::: Data for processing :::

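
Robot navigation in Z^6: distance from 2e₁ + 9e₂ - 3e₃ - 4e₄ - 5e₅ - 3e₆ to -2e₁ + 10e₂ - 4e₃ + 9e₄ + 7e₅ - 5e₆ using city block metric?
33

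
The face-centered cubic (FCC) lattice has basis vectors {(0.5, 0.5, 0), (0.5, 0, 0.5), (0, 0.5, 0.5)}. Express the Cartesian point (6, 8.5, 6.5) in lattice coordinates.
8b₁ + 4b₂ + 9b₃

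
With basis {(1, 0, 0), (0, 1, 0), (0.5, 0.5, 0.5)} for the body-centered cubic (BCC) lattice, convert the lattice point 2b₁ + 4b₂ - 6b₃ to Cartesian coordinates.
(-1, 1, -3)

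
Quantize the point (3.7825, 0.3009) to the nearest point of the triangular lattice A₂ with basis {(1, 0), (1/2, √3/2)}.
(4, 0)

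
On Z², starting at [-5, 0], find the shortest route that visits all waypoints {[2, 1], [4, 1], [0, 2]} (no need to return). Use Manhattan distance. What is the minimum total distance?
12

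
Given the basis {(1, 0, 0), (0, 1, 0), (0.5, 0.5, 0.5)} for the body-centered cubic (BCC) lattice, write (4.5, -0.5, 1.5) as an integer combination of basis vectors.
3b₁ - 2b₂ + 3b₃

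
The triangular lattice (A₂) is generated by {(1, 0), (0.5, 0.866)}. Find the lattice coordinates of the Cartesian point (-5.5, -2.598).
-4b₁ - 3b₂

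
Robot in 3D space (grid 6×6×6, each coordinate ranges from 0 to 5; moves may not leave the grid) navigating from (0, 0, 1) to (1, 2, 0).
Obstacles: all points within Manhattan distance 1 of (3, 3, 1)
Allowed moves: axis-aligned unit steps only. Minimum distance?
4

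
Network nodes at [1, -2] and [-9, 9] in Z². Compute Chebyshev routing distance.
11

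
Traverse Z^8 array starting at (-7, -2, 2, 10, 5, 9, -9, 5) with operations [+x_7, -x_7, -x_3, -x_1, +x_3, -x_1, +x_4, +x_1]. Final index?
(-8, -2, 2, 11, 5, 9, -9, 5)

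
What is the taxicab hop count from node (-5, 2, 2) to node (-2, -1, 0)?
8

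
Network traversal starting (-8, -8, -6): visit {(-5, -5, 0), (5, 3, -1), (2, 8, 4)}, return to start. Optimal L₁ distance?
78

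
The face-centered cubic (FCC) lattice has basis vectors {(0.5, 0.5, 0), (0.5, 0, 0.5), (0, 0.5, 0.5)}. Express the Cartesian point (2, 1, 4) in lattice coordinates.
-b₁ + 5b₂ + 3b₃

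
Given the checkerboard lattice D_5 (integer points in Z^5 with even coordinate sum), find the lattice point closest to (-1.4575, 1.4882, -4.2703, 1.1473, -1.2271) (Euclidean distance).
(-1, 1, -4, 1, -1)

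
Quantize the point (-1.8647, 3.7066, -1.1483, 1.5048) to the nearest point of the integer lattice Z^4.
(-2, 4, -1, 2)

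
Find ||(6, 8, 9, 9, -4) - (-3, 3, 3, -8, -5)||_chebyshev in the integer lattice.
17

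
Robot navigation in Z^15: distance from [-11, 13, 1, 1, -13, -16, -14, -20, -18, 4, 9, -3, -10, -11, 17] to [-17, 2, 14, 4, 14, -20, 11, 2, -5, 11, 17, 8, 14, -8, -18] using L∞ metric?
35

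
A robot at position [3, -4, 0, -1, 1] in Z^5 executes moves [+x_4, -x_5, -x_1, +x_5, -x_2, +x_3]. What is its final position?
(2, -5, 1, 0, 1)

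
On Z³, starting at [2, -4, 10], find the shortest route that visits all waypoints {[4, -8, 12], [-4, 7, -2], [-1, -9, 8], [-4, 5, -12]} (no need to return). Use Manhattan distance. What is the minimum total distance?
59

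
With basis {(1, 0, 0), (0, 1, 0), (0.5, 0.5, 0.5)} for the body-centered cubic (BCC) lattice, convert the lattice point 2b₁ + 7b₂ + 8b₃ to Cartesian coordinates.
(6, 11, 4)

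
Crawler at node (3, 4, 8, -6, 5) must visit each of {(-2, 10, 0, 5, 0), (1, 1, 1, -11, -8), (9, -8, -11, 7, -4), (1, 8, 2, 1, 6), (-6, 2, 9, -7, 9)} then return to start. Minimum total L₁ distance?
188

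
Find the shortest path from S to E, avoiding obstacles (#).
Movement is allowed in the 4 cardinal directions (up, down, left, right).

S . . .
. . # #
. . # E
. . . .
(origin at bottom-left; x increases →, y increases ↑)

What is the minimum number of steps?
7
(one shortest path: (0, 3) → (1, 3) → (1, 2) → (1, 1) → (1, 0) → (2, 0) → (3, 0) → (3, 1))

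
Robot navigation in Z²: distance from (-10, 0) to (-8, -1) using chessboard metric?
2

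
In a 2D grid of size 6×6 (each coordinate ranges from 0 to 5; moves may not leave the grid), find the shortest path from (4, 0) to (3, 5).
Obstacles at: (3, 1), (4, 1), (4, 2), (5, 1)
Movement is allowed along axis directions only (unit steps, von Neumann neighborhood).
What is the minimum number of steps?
8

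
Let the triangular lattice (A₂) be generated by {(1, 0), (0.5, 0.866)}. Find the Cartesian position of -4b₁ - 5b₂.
(-6.5, -4.33)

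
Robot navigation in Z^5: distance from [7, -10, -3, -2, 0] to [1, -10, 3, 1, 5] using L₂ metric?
10.2956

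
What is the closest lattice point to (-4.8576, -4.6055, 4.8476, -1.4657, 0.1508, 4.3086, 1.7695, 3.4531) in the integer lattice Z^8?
(-5, -5, 5, -1, 0, 4, 2, 3)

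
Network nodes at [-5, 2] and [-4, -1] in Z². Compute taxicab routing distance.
4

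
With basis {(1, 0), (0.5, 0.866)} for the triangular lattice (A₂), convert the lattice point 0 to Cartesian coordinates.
(0, 0)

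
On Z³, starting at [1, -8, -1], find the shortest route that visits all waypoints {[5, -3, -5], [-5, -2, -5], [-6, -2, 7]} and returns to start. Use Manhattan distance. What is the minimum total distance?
58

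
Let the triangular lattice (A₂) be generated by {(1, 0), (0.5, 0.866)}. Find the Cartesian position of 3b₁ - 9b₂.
(-1.5, -7.794)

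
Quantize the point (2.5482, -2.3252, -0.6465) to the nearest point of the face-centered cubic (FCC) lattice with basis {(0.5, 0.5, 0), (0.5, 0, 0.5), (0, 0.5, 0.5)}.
(2.5, -2, -0.5)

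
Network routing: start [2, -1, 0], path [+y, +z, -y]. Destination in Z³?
(2, -1, 1)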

:::

• Task description
Nothing in the records may change; write them out again in full.

• Written answer
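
Robot navigation in Z^6: distance from 2e₁ + 9e₂ - 3e₃ - 4e₄ - 5e₅ - 3e₆ to -2e₁ + 10e₂ - 4e₃ + 9e₄ + 7e₅ - 5e₆ using city block metric?
33

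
The face-centered cubic (FCC) lattice has basis vectors {(0.5, 0.5, 0), (0.5, 0, 0.5), (0, 0.5, 0.5)}. Express the Cartesian point (6, 8.5, 6.5) in lattice coordinates.
8b₁ + 4b₂ + 9b₃

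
With basis {(1, 0, 0), (0, 1, 0), (0.5, 0.5, 0.5)} for the body-centered cubic (BCC) lattice, convert the lattice point 2b₁ + 4b₂ - 6b₃ to Cartesian coordinates.
(-1, 1, -3)

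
Quantize the point (3.7825, 0.3009) to the nearest point of the triangular lattice A₂ with basis {(1, 0), (1/2, √3/2)}.
(4, 0)

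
On Z², starting at [-5, 0], find the shortest route that visits all waypoints {[2, 1], [4, 1], [0, 2]} (no need to return). Use Manhattan distance. What is the minimum total distance?
12

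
Given the basis {(1, 0, 0), (0, 1, 0), (0.5, 0.5, 0.5)} for the body-centered cubic (BCC) lattice, write (4.5, -0.5, 1.5) as an integer combination of basis vectors.
3b₁ - 2b₂ + 3b₃

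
The triangular lattice (A₂) is generated by {(1, 0), (0.5, 0.866)}. Find the lattice coordinates of the Cartesian point (-5.5, -2.598).
-4b₁ - 3b₂

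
Robot in 3D space (grid 6×6×6, each coordinate ranges from 0 to 5; moves may not leave the grid) navigating from (0, 0, 1) to (1, 2, 0).
Obstacles: all points within Manhattan distance 1 of (3, 3, 1)
Allowed moves: axis-aligned unit steps only. Minimum distance?
4

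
Network nodes at [1, -2] and [-9, 9] in Z². Compute Chebyshev routing distance.
11

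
Traverse Z^8 array starting at (-7, -2, 2, 10, 5, 9, -9, 5) with operations [+x_7, -x_7, -x_3, -x_1, +x_3, -x_1, +x_4, +x_1]. Final index?
(-8, -2, 2, 11, 5, 9, -9, 5)

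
What is the taxicab hop count from node (-5, 2, 2) to node (-2, -1, 0)?
8

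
Network traversal starting (-8, -8, -6): visit {(-5, -5, 0), (5, 3, -1), (2, 8, 4)}, return to start. Optimal L₁ distance?
78

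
The face-centered cubic (FCC) lattice has basis vectors {(0.5, 0.5, 0), (0.5, 0, 0.5), (0, 0.5, 0.5)}. Express the Cartesian point (2, 1, 4) in lattice coordinates.
-b₁ + 5b₂ + 3b₃

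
Given the checkerboard lattice D_5 (integer points in Z^5 with even coordinate sum), find the lattice point closest to (-1.4575, 1.4882, -4.2703, 1.1473, -1.2271) (Euclidean distance).
(-1, 1, -4, 1, -1)

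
Quantize the point (-1.8647, 3.7066, -1.1483, 1.5048) to the nearest point of the integer lattice Z^4.
(-2, 4, -1, 2)

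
Find ||(6, 8, 9, 9, -4) - (-3, 3, 3, -8, -5)||_chebyshev in the integer lattice.
17

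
Robot navigation in Z^15: distance from [-11, 13, 1, 1, -13, -16, -14, -20, -18, 4, 9, -3, -10, -11, 17] to [-17, 2, 14, 4, 14, -20, 11, 2, -5, 11, 17, 8, 14, -8, -18] using L∞ metric?
35

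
A robot at position [3, -4, 0, -1, 1] in Z^5 executes moves [+x_4, -x_5, -x_1, +x_5, -x_2, +x_3]. What is its final position?
(2, -5, 1, 0, 1)

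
On Z³, starting at [2, -4, 10], find the shortest route that visits all waypoints {[4, -8, 12], [-4, 7, -2], [-1, -9, 8], [-4, 5, -12]} (no need to return). Use Manhattan distance. What is the minimum total distance?
59

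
With basis {(1, 0, 0), (0, 1, 0), (0.5, 0.5, 0.5)} for the body-centered cubic (BCC) lattice, convert the lattice point 2b₁ + 7b₂ + 8b₃ to Cartesian coordinates.
(6, 11, 4)

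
Crawler at node (3, 4, 8, -6, 5) must visit each of {(-2, 10, 0, 5, 0), (1, 1, 1, -11, -8), (9, -8, -11, 7, -4), (1, 8, 2, 1, 6), (-6, 2, 9, -7, 9)} then return to start. Minimum total L₁ distance?
188

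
Find the shortest path from S to E, avoiding obstacles (#).
Movement is allowed in the 4 cardinal directions (up, down, left, right).

S . . .
. . # #
. . # E
. . . .
(origin at bottom-left; x increases →, y increases ↑)

What is the minimum number of steps?
7
(one shortest path: (0, 3) → (1, 3) → (1, 2) → (1, 1) → (1, 0) → (2, 0) → (3, 0) → (3, 1))

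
Robot navigation in Z²: distance from (-10, 0) to (-8, -1) using chessboard metric?
2

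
In a 2D grid of size 6×6 (each coordinate ranges from 0 to 5; moves may not leave the grid), find the shortest path from (4, 0) to (3, 5).
Obstacles at: (3, 1), (4, 1), (4, 2), (5, 1)
Movement is allowed along axis directions only (unit steps, von Neumann neighborhood).
What is the minimum number of steps?
8

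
Let the triangular lattice (A₂) be generated by {(1, 0), (0.5, 0.866)}. Find the Cartesian position of -4b₁ - 5b₂.
(-6.5, -4.33)

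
Robot navigation in Z^5: distance from [7, -10, -3, -2, 0] to [1, -10, 3, 1, 5] using L₂ metric?
10.2956

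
What is the closest lattice point to (-4.8576, -4.6055, 4.8476, -1.4657, 0.1508, 4.3086, 1.7695, 3.4531) in the integer lattice Z^8?
(-5, -5, 5, -1, 0, 4, 2, 3)

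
Network nodes at [-5, 2] and [-4, -1] in Z². Compute taxicab routing distance.
4

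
With basis {(1, 0), (0.5, 0.866)} for the triangular lattice (A₂), convert the lattice point 0 to Cartesian coordinates.
(0, 0)

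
On Z³, starting at [1, -8, -1], find the shortest route that visits all waypoints {[5, -3, -5], [-5, -2, -5], [-6, -2, 7]} and returns to start. Use Manhattan distance. What is the minimum total distance?
58

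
Let the triangular lattice (A₂) be generated by {(1, 0), (0.5, 0.866)}. Find the Cartesian position of 3b₁ - 9b₂.
(-1.5, -7.794)

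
Quantize the point (2.5482, -2.3252, -0.6465) to the nearest point of the face-centered cubic (FCC) lattice with basis {(0.5, 0.5, 0), (0.5, 0, 0.5), (0, 0.5, 0.5)}.
(2.5, -2, -0.5)

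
Network routing: start [2, -1, 0], path [+y, +z, -y]. Destination in Z³?
(2, -1, 1)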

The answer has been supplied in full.